Start of RECORDED DATA
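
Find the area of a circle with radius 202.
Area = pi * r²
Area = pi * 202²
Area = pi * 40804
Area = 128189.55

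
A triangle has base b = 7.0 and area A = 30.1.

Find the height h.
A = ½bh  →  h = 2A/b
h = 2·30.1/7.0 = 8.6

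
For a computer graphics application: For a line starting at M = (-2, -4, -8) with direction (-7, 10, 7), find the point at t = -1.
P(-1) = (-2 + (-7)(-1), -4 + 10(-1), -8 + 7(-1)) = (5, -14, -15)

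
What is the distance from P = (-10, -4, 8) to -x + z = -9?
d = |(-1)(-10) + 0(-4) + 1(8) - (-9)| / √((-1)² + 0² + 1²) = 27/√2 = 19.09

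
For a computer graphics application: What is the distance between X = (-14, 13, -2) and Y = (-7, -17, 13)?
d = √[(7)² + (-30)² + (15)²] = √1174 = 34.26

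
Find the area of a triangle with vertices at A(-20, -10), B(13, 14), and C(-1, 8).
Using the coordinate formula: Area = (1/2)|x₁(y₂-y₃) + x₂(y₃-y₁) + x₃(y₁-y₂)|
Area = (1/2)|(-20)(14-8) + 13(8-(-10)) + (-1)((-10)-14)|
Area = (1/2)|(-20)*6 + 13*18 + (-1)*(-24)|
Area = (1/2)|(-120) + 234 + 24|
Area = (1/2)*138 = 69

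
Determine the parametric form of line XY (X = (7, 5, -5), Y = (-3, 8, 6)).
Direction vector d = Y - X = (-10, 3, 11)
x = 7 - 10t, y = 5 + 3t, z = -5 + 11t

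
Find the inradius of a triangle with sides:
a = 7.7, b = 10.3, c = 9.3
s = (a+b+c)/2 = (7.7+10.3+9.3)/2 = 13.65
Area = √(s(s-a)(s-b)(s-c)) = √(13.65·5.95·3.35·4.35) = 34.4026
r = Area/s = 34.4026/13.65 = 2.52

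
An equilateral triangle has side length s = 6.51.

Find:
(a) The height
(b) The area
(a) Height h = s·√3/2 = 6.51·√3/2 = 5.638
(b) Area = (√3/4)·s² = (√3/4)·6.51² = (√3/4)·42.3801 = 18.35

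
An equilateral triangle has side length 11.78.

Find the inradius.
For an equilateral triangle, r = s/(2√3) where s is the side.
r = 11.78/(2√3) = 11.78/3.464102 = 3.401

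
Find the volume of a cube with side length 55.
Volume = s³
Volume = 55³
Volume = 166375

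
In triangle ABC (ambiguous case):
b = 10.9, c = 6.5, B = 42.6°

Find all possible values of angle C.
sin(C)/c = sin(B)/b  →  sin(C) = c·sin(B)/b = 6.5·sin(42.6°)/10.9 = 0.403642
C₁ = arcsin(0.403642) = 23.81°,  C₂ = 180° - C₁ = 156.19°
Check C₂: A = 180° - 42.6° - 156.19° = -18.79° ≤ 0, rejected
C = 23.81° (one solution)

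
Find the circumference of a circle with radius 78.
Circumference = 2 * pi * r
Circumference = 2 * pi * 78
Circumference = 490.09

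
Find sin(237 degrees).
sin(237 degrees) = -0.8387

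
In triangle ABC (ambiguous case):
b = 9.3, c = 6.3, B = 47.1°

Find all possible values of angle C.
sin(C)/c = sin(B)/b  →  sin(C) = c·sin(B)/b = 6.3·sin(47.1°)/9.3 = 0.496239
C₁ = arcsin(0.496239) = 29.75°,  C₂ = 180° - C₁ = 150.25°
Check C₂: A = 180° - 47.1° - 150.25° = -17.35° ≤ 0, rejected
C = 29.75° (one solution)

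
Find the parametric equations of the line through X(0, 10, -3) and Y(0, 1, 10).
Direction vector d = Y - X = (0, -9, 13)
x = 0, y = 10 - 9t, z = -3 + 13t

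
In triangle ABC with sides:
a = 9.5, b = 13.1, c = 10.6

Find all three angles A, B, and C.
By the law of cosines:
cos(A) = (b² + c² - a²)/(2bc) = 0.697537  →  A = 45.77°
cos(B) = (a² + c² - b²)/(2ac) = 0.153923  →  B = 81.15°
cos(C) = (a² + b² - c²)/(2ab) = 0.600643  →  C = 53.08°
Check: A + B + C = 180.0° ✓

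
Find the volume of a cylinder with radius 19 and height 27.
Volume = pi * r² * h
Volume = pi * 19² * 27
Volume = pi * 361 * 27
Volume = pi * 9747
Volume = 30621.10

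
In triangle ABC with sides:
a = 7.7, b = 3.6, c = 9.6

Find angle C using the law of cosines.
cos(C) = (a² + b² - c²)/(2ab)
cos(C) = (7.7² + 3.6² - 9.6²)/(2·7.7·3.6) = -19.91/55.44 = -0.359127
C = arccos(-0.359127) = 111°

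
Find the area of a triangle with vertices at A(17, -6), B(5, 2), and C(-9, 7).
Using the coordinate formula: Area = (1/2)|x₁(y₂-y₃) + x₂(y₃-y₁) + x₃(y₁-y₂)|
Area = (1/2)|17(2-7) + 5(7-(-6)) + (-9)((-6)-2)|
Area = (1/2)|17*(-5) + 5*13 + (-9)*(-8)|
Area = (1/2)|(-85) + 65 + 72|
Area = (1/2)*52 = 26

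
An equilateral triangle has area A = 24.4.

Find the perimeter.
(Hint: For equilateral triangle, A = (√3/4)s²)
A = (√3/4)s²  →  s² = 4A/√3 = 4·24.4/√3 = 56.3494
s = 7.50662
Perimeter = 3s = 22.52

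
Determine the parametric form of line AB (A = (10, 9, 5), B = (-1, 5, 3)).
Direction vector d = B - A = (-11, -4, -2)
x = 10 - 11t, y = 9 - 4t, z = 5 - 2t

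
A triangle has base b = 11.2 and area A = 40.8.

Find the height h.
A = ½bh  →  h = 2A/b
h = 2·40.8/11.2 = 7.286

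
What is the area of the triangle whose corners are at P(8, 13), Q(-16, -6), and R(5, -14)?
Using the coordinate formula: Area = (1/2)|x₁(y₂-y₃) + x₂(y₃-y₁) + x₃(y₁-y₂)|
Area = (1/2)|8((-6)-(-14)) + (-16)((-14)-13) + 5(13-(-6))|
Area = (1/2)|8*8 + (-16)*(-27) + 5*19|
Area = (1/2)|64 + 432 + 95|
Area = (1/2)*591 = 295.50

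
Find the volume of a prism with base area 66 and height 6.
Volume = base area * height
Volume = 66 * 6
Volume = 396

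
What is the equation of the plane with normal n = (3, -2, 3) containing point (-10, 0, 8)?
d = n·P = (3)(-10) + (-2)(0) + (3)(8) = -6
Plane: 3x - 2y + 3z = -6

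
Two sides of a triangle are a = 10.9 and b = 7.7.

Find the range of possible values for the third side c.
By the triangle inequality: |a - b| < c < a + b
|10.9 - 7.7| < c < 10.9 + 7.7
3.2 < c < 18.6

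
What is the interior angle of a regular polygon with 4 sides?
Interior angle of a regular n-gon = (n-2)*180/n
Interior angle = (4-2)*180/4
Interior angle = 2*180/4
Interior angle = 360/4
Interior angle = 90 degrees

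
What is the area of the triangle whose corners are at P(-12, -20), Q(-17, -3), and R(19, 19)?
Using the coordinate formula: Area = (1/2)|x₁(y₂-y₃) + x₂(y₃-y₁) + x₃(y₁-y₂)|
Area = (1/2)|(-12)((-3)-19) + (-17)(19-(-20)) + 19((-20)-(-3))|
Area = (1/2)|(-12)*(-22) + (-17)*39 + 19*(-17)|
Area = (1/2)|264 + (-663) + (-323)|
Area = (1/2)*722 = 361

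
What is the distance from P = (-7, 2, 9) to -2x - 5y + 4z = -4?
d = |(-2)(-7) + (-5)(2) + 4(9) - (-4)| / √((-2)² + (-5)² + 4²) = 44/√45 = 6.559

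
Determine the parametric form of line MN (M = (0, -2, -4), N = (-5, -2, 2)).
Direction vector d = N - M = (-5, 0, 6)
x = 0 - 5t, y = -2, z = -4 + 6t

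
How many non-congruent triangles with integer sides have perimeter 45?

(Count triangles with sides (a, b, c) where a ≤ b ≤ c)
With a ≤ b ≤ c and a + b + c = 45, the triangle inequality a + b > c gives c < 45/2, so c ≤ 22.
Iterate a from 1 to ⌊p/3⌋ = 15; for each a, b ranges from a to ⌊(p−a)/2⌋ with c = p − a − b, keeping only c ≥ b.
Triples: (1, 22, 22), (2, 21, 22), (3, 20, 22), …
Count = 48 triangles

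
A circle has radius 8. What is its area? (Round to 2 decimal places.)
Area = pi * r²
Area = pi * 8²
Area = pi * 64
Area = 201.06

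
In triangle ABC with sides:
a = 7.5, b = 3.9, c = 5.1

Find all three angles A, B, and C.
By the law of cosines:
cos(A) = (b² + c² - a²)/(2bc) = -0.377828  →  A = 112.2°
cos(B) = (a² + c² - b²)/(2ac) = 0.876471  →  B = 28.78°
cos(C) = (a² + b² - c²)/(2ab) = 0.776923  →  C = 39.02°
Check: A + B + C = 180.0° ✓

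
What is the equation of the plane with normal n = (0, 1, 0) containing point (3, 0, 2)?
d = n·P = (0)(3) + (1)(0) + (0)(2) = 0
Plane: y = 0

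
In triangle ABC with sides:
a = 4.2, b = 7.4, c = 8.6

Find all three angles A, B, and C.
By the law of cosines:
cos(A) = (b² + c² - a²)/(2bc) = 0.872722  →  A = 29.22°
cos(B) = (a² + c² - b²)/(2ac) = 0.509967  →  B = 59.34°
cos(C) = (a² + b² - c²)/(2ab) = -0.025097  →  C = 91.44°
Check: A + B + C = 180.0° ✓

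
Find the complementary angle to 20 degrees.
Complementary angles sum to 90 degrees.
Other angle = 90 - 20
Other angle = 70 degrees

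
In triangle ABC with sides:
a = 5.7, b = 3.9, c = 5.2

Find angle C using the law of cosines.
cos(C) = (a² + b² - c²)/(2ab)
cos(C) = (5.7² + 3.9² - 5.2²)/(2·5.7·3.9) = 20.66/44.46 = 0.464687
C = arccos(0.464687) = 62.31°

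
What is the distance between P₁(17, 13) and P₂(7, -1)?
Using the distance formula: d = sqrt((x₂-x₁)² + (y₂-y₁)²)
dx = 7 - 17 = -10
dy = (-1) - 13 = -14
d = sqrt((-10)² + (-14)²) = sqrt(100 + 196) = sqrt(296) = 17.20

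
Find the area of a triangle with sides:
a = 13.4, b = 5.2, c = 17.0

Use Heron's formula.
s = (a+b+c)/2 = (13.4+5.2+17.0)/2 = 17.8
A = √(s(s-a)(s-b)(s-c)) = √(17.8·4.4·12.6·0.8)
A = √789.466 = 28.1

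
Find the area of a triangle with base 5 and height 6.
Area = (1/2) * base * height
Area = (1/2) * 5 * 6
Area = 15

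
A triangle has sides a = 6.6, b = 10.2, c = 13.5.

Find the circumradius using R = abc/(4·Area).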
End of RECORDED DATA
ACTION ITEM –
Please give back only the lines between the first line of the entries and the line with "(a) The height", both ends included, word for word.

SOLUTION FOR THIS PROBLEM –
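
Find the area of a circle with radius 202.
Area = pi * r²
Area = pi * 202²
Area = pi * 40804
Area = 128189.55

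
A triangle has base b = 7.0 and area A = 30.1.

Find the height h.
A = ½bh  →  h = 2A/b
h = 2·30.1/7.0 = 8.6

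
For a computer graphics application: For a line starting at M = (-2, -4, -8) with direction (-7, 10, 7), find the point at t = -1.
P(-1) = (-2 + (-7)(-1), -4 + 10(-1), -8 + 7(-1)) = (5, -14, -15)

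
What is the distance from P = (-10, -4, 8) to -x + z = -9?
d = |(-1)(-10) + 0(-4) + 1(8) - (-9)| / √((-1)² + 0² + 1²) = 27/√2 = 19.09

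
For a computer graphics application: What is the distance between X = (-14, 13, -2) and Y = (-7, -17, 13)?
d = √[(7)² + (-30)² + (15)²] = √1174 = 34.26

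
Find the area of a triangle with vertices at A(-20, -10), B(13, 14), and C(-1, 8).
Using the coordinate formula: Area = (1/2)|x₁(y₂-y₃) + x₂(y₃-y₁) + x₃(y₁-y₂)|
Area = (1/2)|(-20)(14-8) + 13(8-(-10)) + (-1)((-10)-14)|
Area = (1/2)|(-20)*6 + 13*18 + (-1)*(-24)|
Area = (1/2)|(-120) + 234 + 24|
Area = (1/2)*138 = 69

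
Determine the parametric form of line XY (X = (7, 5, -5), Y = (-3, 8, 6)).
Direction vector d = Y - X = (-10, 3, 11)
x = 7 - 10t, y = 5 + 3t, z = -5 + 11t

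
Find the inradius of a triangle with sides:
a = 7.7, b = 10.3, c = 9.3
s = (a+b+c)/2 = (7.7+10.3+9.3)/2 = 13.65
Area = √(s(s-a)(s-b)(s-c)) = √(13.65·5.95·3.35·4.35) = 34.4026
r = Area/s = 34.4026/13.65 = 2.52

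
An equilateral triangle has side length s = 6.51.

Find:
(a) The height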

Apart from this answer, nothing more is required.